Every line of the material below that contains the string "column" must appear in the answer.
** DATA follows **
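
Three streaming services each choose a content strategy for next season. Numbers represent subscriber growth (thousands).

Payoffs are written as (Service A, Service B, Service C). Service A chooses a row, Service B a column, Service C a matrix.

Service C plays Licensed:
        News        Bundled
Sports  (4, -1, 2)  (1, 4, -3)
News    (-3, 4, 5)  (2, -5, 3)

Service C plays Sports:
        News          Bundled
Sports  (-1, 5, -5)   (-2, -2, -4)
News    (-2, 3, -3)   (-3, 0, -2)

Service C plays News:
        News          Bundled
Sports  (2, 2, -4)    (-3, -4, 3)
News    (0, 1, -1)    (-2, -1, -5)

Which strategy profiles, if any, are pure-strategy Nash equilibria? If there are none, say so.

(Sports, News, Licensed): Service B can switch to Bundled (-1 → 4). Not NE.
(Sports, News, Sports): Service C can switch to Licensed (-5 → 2). Not NE.
(Sports, News, News): Service C can switch to Licensed (-4 → 2). Not NE.
(Sports, Bundled, Licensed): Service A can switch to News (1 → 2). Not NE.
(Sports, Bundled, Sports): Service B can switch to News (-2 → 5). Not NE.
(Sports, Bundled, News): Service A can switch to News (-3 → -2). Not NE.
(News, News, Licensed): Service A can switch to Sports (-3 → 4). Not NE.
(News, News, Sports): Service A can switch to Sports (-2 → -1). Not NE.
(The remaining 4 profiles each have a profitable deviation by the same check.)

No pure-strategy Nash equilibrium.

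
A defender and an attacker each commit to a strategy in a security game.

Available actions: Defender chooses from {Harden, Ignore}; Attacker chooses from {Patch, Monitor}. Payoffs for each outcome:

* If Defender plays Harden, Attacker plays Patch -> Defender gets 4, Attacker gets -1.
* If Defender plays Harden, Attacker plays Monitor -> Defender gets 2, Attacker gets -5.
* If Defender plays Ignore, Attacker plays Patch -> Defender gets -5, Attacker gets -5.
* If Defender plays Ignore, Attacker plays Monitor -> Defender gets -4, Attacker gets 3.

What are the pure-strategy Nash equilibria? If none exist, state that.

Pure NE: (Harden, Patch)

(Harden, Patch): Defender gets 4, best alternative -5; Attacker gets -1, best alternative -5. No profitable deviation — NE.
(Harden, Monitor): Attacker can switch to Patch (-5 → -1). Not NE.
(Ignore, Patch): Defender can switch to Harden (-5 → 4). Not NE.
(Ignore, Monitor): Defender can switch to Harden (-4 → 2). Not NE.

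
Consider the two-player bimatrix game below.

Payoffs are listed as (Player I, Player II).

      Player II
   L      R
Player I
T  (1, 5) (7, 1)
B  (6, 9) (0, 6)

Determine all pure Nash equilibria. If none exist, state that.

(T, L): Player I can switch to B (1 → 6). Not NE.
(T, R): Player II can switch to L (1 → 5). Not NE.
(B, L): Player I gets 6, best alternative 1; Player II gets 9, best alternative 6. No profitable deviation — NE.
(B, R): Player I can switch to T (0 → 7). Not NE.

(B, L)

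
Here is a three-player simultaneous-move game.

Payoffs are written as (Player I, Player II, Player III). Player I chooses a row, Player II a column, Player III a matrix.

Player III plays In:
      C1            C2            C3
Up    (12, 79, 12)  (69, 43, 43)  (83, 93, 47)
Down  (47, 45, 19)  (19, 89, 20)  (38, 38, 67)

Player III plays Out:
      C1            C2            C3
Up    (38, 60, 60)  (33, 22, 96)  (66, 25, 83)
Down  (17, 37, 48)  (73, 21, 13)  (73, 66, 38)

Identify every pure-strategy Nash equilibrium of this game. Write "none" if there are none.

For each strategy profile, look for a profitable unilateral deviation.
(Up, C1, In): Player I can switch to Down (12 → 47). Not NE.
(Up, C1, Out): Player I gets 38, best alternative 17; Player II gets 60, best alternative 25; Player III gets 60, best alternative 12. No profitable deviation — NE.
(Up, C2, In): Player II can switch to C1 (43 → 79). Not NE.
(Up, C2, Out): Player I can switch to Down (33 → 73). Not NE.
(Up, C3, In): Player III can switch to Out (47 → 83). Not NE.
(Up, C3, Out): Player I can switch to Down (66 → 73). Not NE.
(Down, C1, In): Player II can switch to C2 (45 → 89). Not NE.
(Down, C1, Out): Player I can switch to Up (17 → 38). Not NE.
(Down, C2, In): Player I can switch to Up (19 → 69). Not NE.
(The remaining 3 profiles each have a profitable deviation by the same check.)

Pure NE: (Up, C1, Out)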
** End of DATA **
**ANSWER TO THE EXERCISE**
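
Payoffs are written as (Service A, Service B, Service C). Service A chooses a row, Service B a column, Service C a matrix.
Payoffs are written as (Player I, Player II, Player III). Player I chooses a row, Player II a column, Player III a matrix.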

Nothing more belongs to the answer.